▸ DIRECTIONS:
Whenever "modulating" appears in a line, please copy that line from the data.

Collected data:
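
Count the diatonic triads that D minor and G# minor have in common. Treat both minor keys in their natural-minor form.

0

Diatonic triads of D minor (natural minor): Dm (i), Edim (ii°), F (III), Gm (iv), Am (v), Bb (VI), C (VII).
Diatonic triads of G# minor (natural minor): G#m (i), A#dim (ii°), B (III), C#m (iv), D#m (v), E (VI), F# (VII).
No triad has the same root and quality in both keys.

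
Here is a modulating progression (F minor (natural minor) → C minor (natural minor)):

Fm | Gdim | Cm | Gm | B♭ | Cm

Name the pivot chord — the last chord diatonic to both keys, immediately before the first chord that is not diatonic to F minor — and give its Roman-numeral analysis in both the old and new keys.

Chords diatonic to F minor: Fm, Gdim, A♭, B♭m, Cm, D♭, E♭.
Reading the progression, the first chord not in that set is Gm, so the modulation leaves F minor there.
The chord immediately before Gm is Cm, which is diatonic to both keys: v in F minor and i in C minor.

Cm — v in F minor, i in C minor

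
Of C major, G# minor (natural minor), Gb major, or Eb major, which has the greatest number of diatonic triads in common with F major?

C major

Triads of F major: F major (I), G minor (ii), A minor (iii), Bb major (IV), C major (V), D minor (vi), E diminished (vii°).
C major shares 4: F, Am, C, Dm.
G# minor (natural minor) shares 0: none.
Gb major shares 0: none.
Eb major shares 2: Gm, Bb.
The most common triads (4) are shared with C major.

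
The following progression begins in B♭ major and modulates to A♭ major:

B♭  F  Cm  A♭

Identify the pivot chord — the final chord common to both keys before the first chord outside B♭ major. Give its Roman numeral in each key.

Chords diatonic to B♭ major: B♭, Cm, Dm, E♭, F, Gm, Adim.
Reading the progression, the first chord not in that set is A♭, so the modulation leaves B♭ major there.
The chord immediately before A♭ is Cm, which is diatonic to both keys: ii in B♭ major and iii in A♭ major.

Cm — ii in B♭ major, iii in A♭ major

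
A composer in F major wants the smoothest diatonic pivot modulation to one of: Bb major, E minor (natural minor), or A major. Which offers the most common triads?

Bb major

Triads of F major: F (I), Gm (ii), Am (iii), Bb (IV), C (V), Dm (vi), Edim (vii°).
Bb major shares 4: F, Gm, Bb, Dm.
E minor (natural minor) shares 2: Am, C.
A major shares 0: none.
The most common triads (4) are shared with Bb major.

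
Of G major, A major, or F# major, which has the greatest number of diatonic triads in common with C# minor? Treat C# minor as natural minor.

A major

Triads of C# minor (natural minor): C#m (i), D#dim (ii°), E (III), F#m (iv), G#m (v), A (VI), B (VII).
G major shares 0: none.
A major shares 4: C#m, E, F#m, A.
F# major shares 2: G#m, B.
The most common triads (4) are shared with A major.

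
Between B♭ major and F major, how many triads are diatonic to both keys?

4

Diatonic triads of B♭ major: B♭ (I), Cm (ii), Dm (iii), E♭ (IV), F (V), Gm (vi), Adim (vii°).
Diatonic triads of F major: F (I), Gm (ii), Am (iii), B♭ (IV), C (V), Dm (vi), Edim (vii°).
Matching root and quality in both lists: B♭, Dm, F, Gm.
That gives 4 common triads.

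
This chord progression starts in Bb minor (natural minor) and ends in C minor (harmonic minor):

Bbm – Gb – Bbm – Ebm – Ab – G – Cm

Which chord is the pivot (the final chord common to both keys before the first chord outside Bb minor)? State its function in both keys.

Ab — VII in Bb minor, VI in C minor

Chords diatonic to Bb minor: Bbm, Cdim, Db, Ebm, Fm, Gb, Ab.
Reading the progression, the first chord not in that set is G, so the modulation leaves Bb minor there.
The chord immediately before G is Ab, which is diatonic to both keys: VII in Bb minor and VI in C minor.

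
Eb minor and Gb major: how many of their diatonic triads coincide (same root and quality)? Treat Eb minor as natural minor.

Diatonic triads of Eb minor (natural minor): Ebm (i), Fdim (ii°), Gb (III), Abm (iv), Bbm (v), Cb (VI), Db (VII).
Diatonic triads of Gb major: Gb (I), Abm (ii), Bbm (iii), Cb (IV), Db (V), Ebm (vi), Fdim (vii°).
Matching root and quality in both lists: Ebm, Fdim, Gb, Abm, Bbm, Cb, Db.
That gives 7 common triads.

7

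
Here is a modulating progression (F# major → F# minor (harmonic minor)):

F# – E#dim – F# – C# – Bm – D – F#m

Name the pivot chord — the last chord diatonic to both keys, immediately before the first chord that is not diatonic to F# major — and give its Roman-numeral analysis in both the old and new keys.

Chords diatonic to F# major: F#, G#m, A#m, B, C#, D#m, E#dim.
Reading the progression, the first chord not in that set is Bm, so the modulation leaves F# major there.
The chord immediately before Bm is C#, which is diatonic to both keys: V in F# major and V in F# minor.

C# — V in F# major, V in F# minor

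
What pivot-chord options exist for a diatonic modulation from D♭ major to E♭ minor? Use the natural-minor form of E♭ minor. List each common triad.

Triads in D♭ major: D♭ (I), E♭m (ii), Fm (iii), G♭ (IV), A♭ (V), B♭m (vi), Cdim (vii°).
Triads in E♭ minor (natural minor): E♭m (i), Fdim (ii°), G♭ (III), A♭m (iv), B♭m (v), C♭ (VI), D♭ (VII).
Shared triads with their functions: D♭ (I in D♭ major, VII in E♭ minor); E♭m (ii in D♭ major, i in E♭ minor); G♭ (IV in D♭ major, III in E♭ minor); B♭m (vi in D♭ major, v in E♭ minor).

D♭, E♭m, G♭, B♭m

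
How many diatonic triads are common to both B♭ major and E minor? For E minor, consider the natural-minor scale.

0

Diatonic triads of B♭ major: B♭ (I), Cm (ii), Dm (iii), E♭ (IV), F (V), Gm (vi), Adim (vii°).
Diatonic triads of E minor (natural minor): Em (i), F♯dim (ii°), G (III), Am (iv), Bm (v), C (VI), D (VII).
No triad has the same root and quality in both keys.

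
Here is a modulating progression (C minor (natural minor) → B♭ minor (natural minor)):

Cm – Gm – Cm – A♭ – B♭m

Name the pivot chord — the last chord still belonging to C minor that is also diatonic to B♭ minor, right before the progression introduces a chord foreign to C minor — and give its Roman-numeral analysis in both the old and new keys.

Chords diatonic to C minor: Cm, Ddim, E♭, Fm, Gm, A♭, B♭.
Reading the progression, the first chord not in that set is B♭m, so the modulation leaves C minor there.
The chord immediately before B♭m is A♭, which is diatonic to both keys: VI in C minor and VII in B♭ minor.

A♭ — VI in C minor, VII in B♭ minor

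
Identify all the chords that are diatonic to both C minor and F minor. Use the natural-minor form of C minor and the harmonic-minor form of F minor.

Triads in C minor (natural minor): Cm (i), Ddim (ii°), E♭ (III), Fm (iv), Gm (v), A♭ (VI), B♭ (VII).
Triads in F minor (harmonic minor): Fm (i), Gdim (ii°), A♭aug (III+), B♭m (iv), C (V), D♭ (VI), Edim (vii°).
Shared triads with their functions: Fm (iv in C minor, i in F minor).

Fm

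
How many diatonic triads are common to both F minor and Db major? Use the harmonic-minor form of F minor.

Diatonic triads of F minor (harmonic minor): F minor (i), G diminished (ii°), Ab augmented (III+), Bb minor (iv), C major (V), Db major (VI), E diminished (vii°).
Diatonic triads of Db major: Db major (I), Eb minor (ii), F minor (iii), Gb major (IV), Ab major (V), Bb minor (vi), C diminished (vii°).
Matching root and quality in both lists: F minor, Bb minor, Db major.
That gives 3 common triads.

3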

▸ SOLUTION TO THIS PROBLEM:
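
Here is a modulating progression (F minor (natural minor) → C minor (natural minor)):
Here is a modulating progression (F# major → F# minor (harmonic minor)):
Here is a modulating progression (C minor (natural minor) → B♭ minor (natural minor)):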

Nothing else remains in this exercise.